* [Problem to solve]
Once you find the line in the listing below that contains "Treat every numbered", copy it and every following line exactly, stopping at the end.

##### Input data #####

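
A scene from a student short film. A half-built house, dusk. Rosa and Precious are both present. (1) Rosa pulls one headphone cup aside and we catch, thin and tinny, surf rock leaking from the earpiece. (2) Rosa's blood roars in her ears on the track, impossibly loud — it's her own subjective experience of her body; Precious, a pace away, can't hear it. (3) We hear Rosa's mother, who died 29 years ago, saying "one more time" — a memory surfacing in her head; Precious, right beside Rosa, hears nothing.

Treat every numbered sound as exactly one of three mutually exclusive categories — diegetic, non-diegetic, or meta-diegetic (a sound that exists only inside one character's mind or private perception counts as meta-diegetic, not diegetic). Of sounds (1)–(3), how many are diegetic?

1

(1) is diegetic: the headphones are an on-screen source.
Sound (2): it's Rosa's internal bodily sensation rendered as sound; only Rosa 'hears' it, so meta-diegetic.
(3) is meta-diegetic: the voice is a memory playing only inside Rosa's mind; Precious can't hear it.
So 1 of the 3 is diegetic: (1).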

#####

* [Exercise solution]
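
Treat every numbered sound as exactly one of three mutually exclusive categories — diegetic, non-diegetic, or meta-diegetic (a sound that exists only inside one character's mind or private perception counts as meta-diegetic, not diegetic). Of sounds (1)–(3), how many are diegetic?

1

(1) is diegetic: the headphones are an on-screen source.
Sound (2): it's Rosa's internal bodily sensation rendered as sound; only Rosa 'hears' it, so meta-diegetic.
(3) is meta-diegetic: the voice is a memory playing only inside Rosa's mind; Precious can't hear it.
So 1 of the 3 is diegetic: (1).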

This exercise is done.